• Description of the task: With the line containing "T1: T9, T11, T5, T8" as the first and the final line of the entries as the last, repeat exactly the lines in that span, including both.

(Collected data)
------------
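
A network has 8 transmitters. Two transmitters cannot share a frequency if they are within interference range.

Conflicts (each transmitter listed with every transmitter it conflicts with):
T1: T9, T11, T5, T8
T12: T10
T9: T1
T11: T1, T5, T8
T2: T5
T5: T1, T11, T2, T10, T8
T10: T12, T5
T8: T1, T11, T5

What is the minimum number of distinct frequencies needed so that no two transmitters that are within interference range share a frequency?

4

T1, T11, T5, T8 all conflict with each other, so at least 4 frequencies are needed.
4 frequencies suffice: T1=2, T12=1, T9=1, T11=4, T2=2, T5=1, T10=2, T8=3. Every pair that conflicts lands in different frequencies.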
------------
• Written solution:
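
T1: T9, T11, T5, T8
T12: T10
T9: T1
T11: T1, T5, T8
T2: T5
T5: T1, T11, T2, T10, T8
T10: T12, T5
T8: T1, T11, T5

What is the minimum number of distinct frequencies needed so that no two transmitters that are within interference range share a frequency?

4

T1, T11, T5, T8 all conflict with each other, so at least 4 frequencies are needed.
4 frequencies suffice: T1=2, T12=1, T9=1, T11=4, T2=2, T5=1, T10=2, T8=3. Every pair that conflicts lands in different frequencies.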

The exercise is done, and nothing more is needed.